_GOAL OF THE EXERCISE:_
Scan the data below and pick out the lines containing the word "allomorphs".
++++++++++
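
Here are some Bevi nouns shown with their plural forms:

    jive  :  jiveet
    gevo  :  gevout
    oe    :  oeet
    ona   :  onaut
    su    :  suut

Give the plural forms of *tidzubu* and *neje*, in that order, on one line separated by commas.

tidzubuut, nejeet

The alternation tracks the last vowel of the stem — -et when the last vowel of the stem is a front vowel (*jive*, *oe*); -ut when the last vowel of the stem is a back vowel (*gevo*, *ona*, *su*).
*tidzubu*: last vowel = /u/, a back vowel → -ut → *tidzubuut*.
The last vowel of *neje* is /e/, which is a front vowel, so the suffix is -et, giving *nejeet*.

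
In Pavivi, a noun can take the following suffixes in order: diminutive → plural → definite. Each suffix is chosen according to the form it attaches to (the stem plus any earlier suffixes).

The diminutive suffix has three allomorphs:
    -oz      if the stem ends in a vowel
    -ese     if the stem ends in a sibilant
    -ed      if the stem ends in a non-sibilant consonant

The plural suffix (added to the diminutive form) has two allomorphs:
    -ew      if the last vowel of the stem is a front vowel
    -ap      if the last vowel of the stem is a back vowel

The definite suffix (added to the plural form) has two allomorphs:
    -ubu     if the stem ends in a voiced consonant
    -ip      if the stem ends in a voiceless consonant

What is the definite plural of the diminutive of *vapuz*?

*vapuz* — final sound /z/ (a sibilant) → -ese → *vapuzese*.
The diminutive form *vapuzese* — last vowel /e/ (a front vowel) → -ew → *vapuzeseew*.
The plural form *vapuzeseew*: final consonant = /w/, voiced → -ubu → *vapuzeseewubu*.

vapuzeseewubu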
++++++++++
_ANSWER BOX:_
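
The diminutive suffix has three allomorphs:
The plural suffix (added to the diminutive form) has two allomorphs:
The definite suffix (added to the plural form) has two allomorphs: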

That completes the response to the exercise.